- **What you should do**
The response must consist of each line in the listing that has the word "points" in it.

- **Supplied data**

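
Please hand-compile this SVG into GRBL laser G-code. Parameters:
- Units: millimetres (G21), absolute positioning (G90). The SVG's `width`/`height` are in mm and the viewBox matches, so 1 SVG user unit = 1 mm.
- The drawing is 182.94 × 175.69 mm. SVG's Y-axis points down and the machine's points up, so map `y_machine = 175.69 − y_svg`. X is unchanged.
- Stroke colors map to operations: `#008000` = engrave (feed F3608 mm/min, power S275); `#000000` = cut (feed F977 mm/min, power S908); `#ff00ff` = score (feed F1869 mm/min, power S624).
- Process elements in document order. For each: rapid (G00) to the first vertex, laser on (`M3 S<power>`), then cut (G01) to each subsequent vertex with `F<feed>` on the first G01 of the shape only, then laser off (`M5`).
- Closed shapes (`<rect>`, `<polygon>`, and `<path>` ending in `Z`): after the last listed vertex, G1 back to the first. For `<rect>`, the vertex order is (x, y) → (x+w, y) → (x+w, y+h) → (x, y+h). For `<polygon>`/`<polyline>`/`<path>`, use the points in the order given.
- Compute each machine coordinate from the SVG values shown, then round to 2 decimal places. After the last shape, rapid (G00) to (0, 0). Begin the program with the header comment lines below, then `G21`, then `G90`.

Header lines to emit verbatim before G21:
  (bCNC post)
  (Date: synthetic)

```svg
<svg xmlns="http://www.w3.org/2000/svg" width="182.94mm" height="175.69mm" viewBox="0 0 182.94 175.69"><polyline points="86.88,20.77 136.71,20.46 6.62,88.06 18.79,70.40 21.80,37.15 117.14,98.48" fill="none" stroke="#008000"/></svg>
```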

- **Written response**
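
- The drawing is 182.94 × 175.69 mm. SVG's Y-axis points down and the machine's points up, so map `y_machine = 175.69 − y_svg`. X is unchanged.
- Closed shapes (`<rect>`, `<polygon>`, and `<path>` ending in `Z`): after the last listed vertex, G1 back to the first. For `<rect>`, the vertex order is (x, y) → (x+w, y) → (x+w, y+h) → (x, y+h). For `<polygon>`/`<polyline>`/`<path>`, use the points in the order given.
<svg xmlns="http://www.w3.org/2000/svg" width="182.94mm" height="175.69mm" viewBox="0 0 182.94 175.69"><polyline points="86.88,20.77 136.71,20.46 6.62,88.06 18.79,70.40 21.80,37.15 117.14,98.48" fill="none" stroke="#008000"/></svg>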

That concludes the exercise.